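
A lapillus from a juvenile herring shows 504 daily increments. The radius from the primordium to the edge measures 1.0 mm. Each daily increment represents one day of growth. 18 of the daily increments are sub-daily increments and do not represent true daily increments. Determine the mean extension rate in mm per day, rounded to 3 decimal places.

After corrections the count is 504 − 18 = 486 daily increments.
Extension rate ≈ 1.0 / 486 = 0.002 mm per day.

0.002 mm per day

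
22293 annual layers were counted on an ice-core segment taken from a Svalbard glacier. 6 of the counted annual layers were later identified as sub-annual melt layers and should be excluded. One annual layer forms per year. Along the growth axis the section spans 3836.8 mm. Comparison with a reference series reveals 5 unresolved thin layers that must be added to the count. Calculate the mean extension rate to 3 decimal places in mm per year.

0.172 mm per year

After corrections the count is 22293 − 6 + 5 = 22292 annual layers.
Extension rate ≈ 3836.8 / 22292 = 0.172 mm per year.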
──────────────────────────────
Work to be completed: Write out the records once more, precisely as they stand.

Exercise output:
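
A lapillus from a juvenile herring shows 504 daily increments. The radius from the primordium to the edge measures 1.0 mm. Each daily increment represents one day of growth. 18 of the daily increments are sub-daily increments and do not represent true daily increments. Determine the mean extension rate in mm per day, rounded to 3 decimal places.

After corrections the count is 504 − 18 = 486 daily increments.
Extension rate ≈ 1.0 / 486 = 0.002 mm per day.

0.002 mm per day

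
22293 annual layers were counted on an ice-core segment taken from a Svalbard glacier. 6 of the counted annual layers were later identified as sub-annual melt layers and should be excluded. One annual layer forms per year. Along the growth axis the section spans 3836.8 mm. Comparison with a reference series reveals 5 unresolved thin layers that must be added to the count. Calculate the mean extension rate to 3 decimal places in mm per year.

0.172 mm per year

After corrections the count is 22293 − 6 + 5 = 22292 annual layers.
Extension rate ≈ 3836.8 / 22292 = 0.172 mm per year.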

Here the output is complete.